** Exercise material follows **

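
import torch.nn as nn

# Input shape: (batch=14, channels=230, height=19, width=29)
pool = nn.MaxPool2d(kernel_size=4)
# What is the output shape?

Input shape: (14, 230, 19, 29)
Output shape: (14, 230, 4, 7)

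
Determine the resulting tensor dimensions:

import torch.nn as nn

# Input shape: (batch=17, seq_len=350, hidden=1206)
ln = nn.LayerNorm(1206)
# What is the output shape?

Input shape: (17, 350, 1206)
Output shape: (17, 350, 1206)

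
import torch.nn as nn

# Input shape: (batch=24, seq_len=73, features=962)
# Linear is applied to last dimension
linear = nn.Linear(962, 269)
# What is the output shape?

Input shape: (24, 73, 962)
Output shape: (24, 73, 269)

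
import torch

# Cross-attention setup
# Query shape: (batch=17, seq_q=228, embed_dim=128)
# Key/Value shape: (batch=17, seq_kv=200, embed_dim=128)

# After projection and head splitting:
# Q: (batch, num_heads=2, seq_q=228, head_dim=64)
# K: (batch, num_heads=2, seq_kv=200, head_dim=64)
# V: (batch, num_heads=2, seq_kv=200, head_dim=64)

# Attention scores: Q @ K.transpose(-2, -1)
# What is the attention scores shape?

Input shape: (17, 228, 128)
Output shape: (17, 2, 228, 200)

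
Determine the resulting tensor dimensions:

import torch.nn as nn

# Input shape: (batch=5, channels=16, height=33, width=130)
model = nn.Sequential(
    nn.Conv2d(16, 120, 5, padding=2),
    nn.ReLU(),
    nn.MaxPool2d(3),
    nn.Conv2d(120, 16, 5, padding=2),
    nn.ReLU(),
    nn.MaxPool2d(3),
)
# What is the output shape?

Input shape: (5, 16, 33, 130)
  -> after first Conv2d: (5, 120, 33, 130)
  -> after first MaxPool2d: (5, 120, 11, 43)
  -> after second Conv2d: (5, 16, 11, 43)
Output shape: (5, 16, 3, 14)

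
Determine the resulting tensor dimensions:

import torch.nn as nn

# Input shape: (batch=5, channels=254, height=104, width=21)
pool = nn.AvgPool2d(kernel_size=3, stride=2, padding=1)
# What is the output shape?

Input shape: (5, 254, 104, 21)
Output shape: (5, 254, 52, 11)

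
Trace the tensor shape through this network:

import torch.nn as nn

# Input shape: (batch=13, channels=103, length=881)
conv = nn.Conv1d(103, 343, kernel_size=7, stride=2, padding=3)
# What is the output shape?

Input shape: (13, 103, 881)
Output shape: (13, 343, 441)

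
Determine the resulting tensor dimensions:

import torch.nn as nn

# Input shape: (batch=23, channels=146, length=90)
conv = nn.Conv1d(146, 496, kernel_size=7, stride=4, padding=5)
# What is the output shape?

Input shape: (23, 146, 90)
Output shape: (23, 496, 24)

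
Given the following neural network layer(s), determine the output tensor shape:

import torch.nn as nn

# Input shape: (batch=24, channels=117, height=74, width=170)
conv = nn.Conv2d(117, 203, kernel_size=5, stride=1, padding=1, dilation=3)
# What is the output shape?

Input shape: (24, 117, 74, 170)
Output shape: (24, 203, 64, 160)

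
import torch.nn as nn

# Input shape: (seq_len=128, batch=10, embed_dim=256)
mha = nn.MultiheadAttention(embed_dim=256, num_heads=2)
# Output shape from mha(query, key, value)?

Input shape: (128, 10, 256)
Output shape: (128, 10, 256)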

** End of Exercise material **
** Exercise material follows **

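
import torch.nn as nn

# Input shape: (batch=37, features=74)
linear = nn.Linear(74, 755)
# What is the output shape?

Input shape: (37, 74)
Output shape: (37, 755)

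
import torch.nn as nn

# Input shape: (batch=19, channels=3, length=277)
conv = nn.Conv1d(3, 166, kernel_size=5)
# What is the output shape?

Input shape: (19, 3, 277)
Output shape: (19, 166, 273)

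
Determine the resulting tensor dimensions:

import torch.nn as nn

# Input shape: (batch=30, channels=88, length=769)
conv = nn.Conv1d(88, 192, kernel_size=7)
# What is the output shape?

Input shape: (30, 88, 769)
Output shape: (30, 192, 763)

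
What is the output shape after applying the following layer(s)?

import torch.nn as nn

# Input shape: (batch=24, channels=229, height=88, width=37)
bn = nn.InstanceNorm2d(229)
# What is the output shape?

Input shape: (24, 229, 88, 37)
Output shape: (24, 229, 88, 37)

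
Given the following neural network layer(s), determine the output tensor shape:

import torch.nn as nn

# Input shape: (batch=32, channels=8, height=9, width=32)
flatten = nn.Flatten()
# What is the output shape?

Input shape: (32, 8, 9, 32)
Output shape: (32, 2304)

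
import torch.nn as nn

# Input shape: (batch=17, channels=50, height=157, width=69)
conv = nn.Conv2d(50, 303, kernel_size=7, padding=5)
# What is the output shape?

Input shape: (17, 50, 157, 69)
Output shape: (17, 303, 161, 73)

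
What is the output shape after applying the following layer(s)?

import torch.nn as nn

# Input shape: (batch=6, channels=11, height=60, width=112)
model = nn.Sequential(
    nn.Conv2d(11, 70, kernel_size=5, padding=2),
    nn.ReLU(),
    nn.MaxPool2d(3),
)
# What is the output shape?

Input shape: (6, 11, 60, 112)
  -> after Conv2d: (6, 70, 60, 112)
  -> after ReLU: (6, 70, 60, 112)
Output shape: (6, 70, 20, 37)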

** End of Exercise material **
** Exercise material follows **

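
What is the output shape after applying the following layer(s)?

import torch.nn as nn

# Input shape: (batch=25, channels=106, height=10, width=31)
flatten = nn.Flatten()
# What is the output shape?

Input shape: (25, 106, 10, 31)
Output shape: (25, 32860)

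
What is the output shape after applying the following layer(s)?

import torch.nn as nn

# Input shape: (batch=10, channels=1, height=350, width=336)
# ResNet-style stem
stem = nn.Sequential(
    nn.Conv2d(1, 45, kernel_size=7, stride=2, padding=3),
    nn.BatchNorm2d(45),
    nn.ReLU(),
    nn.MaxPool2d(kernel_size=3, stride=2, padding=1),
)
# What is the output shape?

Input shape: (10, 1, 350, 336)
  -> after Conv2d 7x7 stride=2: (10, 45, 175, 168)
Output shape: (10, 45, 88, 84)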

** End of Exercise material **

**Exercise goal**
Each line of the data that includes the word "Linear" counts once; report the total and nothing more.

**Finished task**
3